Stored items
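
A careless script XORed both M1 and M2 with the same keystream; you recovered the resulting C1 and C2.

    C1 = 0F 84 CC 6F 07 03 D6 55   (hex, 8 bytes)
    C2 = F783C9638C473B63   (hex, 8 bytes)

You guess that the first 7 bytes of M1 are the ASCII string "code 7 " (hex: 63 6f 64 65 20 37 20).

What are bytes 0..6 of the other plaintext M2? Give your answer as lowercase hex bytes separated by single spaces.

First, C1 ⊕ C2 = (M1 ⊕ K) ⊕ (M2 ⊕ K) = M1 ⊕ M2, so the key drops out. Then M2 = (M1 ⊕ M2) ⊕ M1 over the first 7 bytes.
byte 0: (0f XOR f7) XOR 63 = f8 XOR 63 = 9b
byte 1: (84 XOR 83) XOR 6f = 07 XOR 6f = 68
byte 2: (cc XOR c9) XOR 64 = 05 XOR 64 = 61
byte 3: (6f XOR 63) XOR 65 = 0c XOR 65 = 69
byte 4: (07 XOR 8c) XOR 20 = 8b XOR 20 = ab
byte 5: (03 XOR 47) XOR 37 = 44 XOR 37 = 73
byte 6: (d6 XOR 3b) XOR 20 = ed XOR 20 = cd

9b 68 61 69 ab 73 cd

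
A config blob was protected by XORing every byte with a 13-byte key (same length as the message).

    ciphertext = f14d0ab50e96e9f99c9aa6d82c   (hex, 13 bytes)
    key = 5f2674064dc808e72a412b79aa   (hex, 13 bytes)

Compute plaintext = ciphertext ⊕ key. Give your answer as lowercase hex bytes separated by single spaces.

XOR is its own inverse, so applying the key byte-wise gives the result directly.
11110001 XOR 01011111 = 10101110
01001101 XOR 00100110 = 01101011
00001010 XOR 01110100 = 01111110
10110101 XOR 00000110 = 10110011
00001110 XOR 01001101 = 01000011
10010110 XOR 11001000 = 01011110
11101001 XOR 00001000 = 11100001
11111001 XOR 11100111 = 00011110
10011100 XOR 00101010 = 10110110
10011010 XOR 01000001 = 11011011
10100110 XOR 00101011 = 10001101
11011000 XOR 01111001 = 10100001
00101100 XOR 10101010 = 10000110

ae 6b 7e b3 43 5e e1 1e b6 db 8d a1 86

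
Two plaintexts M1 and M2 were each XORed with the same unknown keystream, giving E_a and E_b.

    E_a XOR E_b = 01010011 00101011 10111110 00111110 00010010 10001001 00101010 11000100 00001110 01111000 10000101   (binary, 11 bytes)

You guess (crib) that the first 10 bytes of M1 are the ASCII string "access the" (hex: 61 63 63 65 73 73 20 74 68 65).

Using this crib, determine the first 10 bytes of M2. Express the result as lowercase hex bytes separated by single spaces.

32 48 dd 5b 61 fa 0a b0 66 1d

Since E_a ⊕ E_b = M1 ⊕ M2, XORing with the guessed M1 bytes yields the corresponding M2 bytes: M2 = (E_a ⊕ E_b) ⊕ M1.
byte 0: 53 XOR 61 = 32
byte 1: 2b XOR 63 = 48
byte 2: be XOR 63 = dd
byte 3: 3e XOR 65 = 5b
byte 4: 12 XOR 73 = 61
byte 5: 89 XOR 73 = fa
byte 6: 2a XOR 20 = 0a
byte 7: c4 XOR 74 = b0
byte 8: 0e XOR 68 = 66
byte 9: 78 XOR 65 = 1d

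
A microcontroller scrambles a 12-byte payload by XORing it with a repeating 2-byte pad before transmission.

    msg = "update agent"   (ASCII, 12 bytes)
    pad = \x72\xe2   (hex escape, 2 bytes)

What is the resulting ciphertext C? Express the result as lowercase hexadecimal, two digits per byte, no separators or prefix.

The 2-byte key repeats, so the effective keystream is 72 e2 72 e2 72 e2 72 e2 72 e2 72 e2.
byte 0: 75 ⊕ 72 = 07
byte 1: 70 ⊕ e2 = 92
byte 2: 64 ⊕ 72 = 16
byte 3: 61 ⊕ e2 = 83
byte 4: 74 ⊕ 72 = 06
byte 5: 65 ⊕ e2 = 87
byte 6: 20 ⊕ 72 = 52
byte 7: 61 ⊕ e2 = 83
byte 8: 67 ⊕ 72 = 15
byte 9: 65 ⊕ e2 = 87
byte 10: 6e ⊕ 72 = 1c
byte 11: 74 ⊕ e2 = 96

079216830687528315871c96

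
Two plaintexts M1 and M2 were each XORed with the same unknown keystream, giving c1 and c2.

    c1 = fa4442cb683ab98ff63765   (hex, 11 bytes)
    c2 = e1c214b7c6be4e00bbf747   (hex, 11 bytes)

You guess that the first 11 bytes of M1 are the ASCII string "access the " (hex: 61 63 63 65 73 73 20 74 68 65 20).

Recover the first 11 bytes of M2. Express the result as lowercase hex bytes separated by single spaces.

7a e5 35 19 dd f7 d7 fb 25 a5 02

First, c1 ⊕ c2 = (M1 ⊕ K) ⊕ (M2 ⊕ K) = M1 ⊕ M2, so the key drops out. Then M2 = (M1 ⊕ M2) ⊕ M1 over the first 11 bytes.
byte 0: (fa XOR e1) XOR 61 = 1b XOR 61 = 7a
byte 1: (44 XOR c2) XOR 63 = 86 XOR 63 = e5
byte 2: (42 XOR 14) XOR 63 = 56 XOR 63 = 35
byte 3: (cb XOR b7) XOR 65 = 7c XOR 65 = 19
byte 4: (68 XOR c6) XOR 73 = ae XOR 73 = dd
byte 5: (3a XOR be) XOR 73 = 84 XOR 73 = f7
byte 6: (b9 XOR 4e) XOR 20 = f7 XOR 20 = d7
byte 7: (8f XOR 00) XOR 74 = 8f XOR 74 = fb
byte 8: (f6 XOR bb) XOR 68 = 4d XOR 68 = 25
byte 9: (37 XOR f7) XOR 65 = c0 XOR 65 = a5
byte 10: (65 XOR 47) XOR 20 = 22 XOR 20 = 02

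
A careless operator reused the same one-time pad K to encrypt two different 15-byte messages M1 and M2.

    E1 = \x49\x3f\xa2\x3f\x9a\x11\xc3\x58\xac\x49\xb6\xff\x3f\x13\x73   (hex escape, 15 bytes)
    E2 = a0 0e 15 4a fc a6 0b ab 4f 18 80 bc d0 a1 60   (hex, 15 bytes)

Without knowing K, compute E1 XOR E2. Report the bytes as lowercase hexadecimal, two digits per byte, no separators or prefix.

E1 ⊕ E2 = (M1 ⊕ K) ⊕ (M2 ⊕ K) = M1 ⊕ M2 — the shared key cancels under XOR.
byte 0:  73 xor 160 = 233
byte 1:  63 xor  14 =  49
byte 2: 162 xor  21 = 183
byte 3:  63 xor  74 = 117
byte 4: 154 xor 252 = 102
byte 5:  17 xor 166 = 183
byte 6: 195 xor  11 = 200
byte 7:  88 xor 171 = 243
byte 8: 172 xor  79 = 227
byte 9:  73 xor  24 =  81
byte 10: 182 xor 128 =  54
byte 11: 255 xor 188 =  67
byte 12:  63 xor 208 = 239
byte 13:  19 xor 161 = 178
byte 14: 115 xor  96 =  19

e931b77566b7c8f3e3513643efb213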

**Your instructions**. Search the entries above for the string "access", and report each line where it occurs.

**Solution**.
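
You guess (crib) that the first 10 bytes of M1 are the ASCII string "access the" (hex: 61 63 63 65 73 73 20 74 68 65).
You guess that the first 11 bytes of M1 are the ASCII string "access the " (hex: 61 63 63 65 73 73 20 74 68 65 20).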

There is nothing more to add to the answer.